=== YOUR ASSIGNMENT ===
Tally the lines of the entries in which the string "Soledad" occurs, and say only how many.

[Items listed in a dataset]
--

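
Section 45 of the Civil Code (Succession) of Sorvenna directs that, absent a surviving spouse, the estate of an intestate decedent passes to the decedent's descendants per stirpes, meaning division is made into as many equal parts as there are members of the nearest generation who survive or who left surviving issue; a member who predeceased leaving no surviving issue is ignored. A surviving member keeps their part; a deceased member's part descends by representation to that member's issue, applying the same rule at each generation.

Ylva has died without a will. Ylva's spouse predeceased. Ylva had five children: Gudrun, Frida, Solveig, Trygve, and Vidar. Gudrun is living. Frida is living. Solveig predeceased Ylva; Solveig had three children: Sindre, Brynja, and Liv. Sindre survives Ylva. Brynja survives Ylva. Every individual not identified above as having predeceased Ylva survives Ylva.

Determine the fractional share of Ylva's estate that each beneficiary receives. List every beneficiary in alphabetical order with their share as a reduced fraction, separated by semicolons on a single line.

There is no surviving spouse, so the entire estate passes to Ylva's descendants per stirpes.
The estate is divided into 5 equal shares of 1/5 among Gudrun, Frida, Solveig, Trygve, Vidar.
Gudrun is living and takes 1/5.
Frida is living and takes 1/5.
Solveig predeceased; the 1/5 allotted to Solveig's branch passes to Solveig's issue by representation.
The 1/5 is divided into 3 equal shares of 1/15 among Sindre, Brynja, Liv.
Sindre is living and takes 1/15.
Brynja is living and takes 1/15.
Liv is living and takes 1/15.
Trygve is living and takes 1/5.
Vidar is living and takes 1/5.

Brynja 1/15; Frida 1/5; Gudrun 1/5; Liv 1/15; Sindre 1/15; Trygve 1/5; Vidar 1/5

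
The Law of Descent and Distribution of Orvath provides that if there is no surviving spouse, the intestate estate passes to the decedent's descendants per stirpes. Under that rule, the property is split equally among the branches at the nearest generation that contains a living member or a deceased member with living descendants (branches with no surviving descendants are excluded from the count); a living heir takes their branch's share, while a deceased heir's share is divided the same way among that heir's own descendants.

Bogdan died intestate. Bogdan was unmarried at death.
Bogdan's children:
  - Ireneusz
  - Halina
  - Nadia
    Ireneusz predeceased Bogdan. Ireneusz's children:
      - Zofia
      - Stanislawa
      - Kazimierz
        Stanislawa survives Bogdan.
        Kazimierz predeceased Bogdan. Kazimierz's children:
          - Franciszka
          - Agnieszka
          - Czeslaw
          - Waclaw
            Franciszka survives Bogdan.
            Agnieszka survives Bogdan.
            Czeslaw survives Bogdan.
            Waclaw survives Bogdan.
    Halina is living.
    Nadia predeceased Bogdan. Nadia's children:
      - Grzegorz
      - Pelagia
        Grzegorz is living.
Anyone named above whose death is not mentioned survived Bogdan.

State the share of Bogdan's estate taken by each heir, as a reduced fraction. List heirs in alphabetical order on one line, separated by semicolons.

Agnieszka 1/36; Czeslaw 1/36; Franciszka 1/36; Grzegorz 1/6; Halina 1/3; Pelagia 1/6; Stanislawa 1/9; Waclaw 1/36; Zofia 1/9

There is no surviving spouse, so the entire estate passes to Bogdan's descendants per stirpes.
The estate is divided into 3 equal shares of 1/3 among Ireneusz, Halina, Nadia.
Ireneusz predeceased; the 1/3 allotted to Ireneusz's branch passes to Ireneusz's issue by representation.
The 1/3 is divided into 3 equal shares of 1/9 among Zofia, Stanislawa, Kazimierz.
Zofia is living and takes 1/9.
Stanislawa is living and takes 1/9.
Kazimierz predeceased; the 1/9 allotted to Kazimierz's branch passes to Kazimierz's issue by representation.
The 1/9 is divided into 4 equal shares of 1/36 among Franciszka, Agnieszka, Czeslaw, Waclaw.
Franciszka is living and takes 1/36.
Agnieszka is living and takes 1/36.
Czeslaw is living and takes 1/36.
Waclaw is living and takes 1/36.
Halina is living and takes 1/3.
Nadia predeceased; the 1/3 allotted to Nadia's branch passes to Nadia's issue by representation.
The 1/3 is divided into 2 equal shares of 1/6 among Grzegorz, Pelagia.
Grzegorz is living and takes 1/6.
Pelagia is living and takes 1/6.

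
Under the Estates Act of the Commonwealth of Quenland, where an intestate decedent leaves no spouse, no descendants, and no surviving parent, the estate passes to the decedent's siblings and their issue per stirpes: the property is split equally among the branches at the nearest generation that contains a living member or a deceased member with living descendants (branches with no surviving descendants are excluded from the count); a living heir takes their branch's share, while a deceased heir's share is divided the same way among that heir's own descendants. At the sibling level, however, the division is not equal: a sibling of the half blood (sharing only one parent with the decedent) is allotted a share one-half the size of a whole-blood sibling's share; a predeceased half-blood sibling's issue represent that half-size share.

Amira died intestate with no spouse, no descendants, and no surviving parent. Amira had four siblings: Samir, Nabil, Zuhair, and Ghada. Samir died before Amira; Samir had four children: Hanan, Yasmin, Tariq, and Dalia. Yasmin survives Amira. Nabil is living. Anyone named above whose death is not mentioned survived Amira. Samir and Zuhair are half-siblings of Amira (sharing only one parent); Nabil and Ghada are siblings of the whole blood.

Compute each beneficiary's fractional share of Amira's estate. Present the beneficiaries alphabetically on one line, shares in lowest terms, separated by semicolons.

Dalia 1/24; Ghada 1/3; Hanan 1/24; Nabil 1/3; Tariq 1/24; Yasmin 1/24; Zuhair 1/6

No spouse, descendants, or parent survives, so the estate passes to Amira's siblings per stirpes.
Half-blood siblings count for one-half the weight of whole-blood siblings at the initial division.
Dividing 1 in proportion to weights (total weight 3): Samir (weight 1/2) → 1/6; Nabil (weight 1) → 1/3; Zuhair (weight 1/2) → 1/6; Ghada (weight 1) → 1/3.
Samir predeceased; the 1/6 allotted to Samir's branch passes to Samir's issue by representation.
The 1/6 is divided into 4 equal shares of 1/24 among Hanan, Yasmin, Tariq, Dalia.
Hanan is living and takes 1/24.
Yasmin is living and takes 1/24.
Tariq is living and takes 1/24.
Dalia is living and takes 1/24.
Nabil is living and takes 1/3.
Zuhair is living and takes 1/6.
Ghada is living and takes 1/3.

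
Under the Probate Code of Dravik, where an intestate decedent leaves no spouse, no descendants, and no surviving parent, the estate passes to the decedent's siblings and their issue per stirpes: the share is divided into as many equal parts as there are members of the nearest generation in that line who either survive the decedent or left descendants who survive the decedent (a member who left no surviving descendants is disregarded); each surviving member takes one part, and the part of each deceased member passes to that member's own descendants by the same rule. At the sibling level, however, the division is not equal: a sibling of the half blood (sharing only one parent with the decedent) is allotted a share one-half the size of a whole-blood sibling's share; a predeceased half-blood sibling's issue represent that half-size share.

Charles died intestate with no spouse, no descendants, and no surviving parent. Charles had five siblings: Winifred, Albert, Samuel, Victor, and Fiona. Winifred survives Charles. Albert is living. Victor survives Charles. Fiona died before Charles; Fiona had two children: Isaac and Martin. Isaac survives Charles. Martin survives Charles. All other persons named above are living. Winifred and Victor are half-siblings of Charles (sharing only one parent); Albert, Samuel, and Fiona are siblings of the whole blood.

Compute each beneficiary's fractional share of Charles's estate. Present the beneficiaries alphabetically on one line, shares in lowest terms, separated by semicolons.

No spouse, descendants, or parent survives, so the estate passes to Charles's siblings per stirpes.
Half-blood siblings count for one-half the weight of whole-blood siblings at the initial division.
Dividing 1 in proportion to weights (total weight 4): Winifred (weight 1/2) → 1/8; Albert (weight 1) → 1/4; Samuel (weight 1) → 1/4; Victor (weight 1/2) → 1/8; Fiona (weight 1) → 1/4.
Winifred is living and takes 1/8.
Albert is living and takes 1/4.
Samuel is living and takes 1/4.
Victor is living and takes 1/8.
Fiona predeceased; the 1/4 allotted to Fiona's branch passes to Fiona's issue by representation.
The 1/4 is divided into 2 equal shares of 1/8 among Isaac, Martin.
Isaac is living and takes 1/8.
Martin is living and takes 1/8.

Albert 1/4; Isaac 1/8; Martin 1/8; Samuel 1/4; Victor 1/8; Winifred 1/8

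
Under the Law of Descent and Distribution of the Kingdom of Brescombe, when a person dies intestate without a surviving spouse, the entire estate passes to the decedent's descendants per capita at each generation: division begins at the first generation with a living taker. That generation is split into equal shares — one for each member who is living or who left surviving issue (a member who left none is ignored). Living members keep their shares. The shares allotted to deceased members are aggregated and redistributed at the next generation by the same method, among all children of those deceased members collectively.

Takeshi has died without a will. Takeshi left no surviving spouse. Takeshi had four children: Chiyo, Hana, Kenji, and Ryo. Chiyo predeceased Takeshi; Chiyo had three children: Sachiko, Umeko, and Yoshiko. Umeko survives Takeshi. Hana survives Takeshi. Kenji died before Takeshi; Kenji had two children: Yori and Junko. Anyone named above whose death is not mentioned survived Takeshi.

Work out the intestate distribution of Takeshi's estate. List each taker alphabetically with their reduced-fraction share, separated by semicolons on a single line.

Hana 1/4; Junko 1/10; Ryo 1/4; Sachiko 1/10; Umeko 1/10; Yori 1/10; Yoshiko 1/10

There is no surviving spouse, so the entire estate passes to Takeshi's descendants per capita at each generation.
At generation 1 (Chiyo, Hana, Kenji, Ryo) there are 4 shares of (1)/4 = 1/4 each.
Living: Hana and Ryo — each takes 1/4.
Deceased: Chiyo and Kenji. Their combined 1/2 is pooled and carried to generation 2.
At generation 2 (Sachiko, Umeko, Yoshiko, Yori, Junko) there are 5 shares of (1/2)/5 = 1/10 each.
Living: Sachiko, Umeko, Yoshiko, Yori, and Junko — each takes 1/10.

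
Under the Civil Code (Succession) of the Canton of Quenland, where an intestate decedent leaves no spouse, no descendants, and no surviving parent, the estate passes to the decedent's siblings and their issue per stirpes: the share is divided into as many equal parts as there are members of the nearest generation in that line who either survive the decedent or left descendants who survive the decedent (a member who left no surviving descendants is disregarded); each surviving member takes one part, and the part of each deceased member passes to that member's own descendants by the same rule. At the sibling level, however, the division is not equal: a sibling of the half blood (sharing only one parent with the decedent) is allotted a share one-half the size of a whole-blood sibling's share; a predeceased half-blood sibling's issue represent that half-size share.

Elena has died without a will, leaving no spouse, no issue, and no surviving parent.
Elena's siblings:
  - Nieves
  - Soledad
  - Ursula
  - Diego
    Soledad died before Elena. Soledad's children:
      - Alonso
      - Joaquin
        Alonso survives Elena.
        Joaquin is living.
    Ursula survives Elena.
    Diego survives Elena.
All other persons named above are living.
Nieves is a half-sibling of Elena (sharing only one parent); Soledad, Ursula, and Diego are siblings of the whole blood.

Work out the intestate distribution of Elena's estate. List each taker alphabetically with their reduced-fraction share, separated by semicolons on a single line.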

--

=== RESPONSE AREA ===
3